Stored data
══════════

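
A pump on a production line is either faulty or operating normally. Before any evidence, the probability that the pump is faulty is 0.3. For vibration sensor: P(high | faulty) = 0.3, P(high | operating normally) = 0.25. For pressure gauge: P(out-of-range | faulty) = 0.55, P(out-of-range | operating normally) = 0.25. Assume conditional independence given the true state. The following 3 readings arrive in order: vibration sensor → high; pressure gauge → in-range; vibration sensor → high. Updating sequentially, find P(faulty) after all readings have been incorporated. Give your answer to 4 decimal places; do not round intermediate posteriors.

After vibration sensor='high': P(faulty) = 0.3·0.3000 / (0.3·0.3000 + 0.25·0.7000) ≈ 0.3396
After pressure gauge='in-range': P(faulty) = 0.45·0.3396 / (0.45·0.3396 + 0.75·0.6604) ≈ 0.2358
After vibration sensor='high': P(faulty) = 0.3·0.2358 / (0.3·0.2358 + 0.25·0.7642) ≈ 0.2702

0.2702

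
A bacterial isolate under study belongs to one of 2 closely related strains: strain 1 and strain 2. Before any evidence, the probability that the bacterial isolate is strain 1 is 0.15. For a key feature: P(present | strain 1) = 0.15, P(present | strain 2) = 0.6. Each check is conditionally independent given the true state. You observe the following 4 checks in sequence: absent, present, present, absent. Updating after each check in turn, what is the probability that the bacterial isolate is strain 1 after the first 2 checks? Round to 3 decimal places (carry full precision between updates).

0.086

Apply Bayes' rule sequentially, carrying P(strain 1) forward.
After 'absent': P(strain 1) = 0.85·0.1500 / (0.85·0.1500 + 0.4·0.8500) ≈ 0.2727
After 'present': P(strain 1) = 0.15·0.2727 / (0.15·0.2727 + 0.6·0.7273) ≈ 0.0857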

══════════

# PROBLEM STATEMENT:
Once more, write all of the records exactly as given.

# SOLUTION TO THIS PROBLEM:
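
A pump on a production line is either faulty or operating normally. Before any evidence, the probability that the pump is faulty is 0.3. For vibration sensor: P(high | faulty) = 0.3, P(high | operating normally) = 0.25. For pressure gauge: P(out-of-range | faulty) = 0.55, P(out-of-range | operating normally) = 0.25. Assume conditional independence given the true state. The following 3 readings arrive in order: vibration sensor → high; pressure gauge → in-range; vibration sensor → high. Updating sequentially, find P(faulty) after all readings have been incorporated. Give your answer to 4 decimal places; do not round intermediate posteriors.

After vibration sensor='high': P(faulty) = 0.3·0.3000 / (0.3·0.3000 + 0.25·0.7000) ≈ 0.3396
After pressure gauge='in-range': P(faulty) = 0.45·0.3396 / (0.45·0.3396 + 0.75·0.6604) ≈ 0.2358
After vibration sensor='high': P(faulty) = 0.3·0.2358 / (0.3·0.2358 + 0.25·0.7642) ≈ 0.2702

0.2702

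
A bacterial isolate under study belongs to one of 2 closely related strains: strain 1 and strain 2. Before any evidence, the probability that the bacterial isolate is strain 1 is 0.15. For a key feature: P(present | strain 1) = 0.15, P(present | strain 2) = 0.6. Each check is conditionally independent given the true state. You observe the following 4 checks in sequence: absent, present, present, absent. Updating after each check in turn, what is the probability that the bacterial isolate is strain 1 after the first 2 checks? Round to 3 decimal places (carry full precision between updates).

0.086

Apply Bayes' rule sequentially, carrying P(strain 1) forward.
After 'absent': P(strain 1) = 0.85·0.1500 / (0.85·0.1500 + 0.4·0.8500) ≈ 0.2727
After 'present': P(strain 1) = 0.15·0.2727 / (0.15·0.2727 + 0.6·0.7273) ≈ 0.0857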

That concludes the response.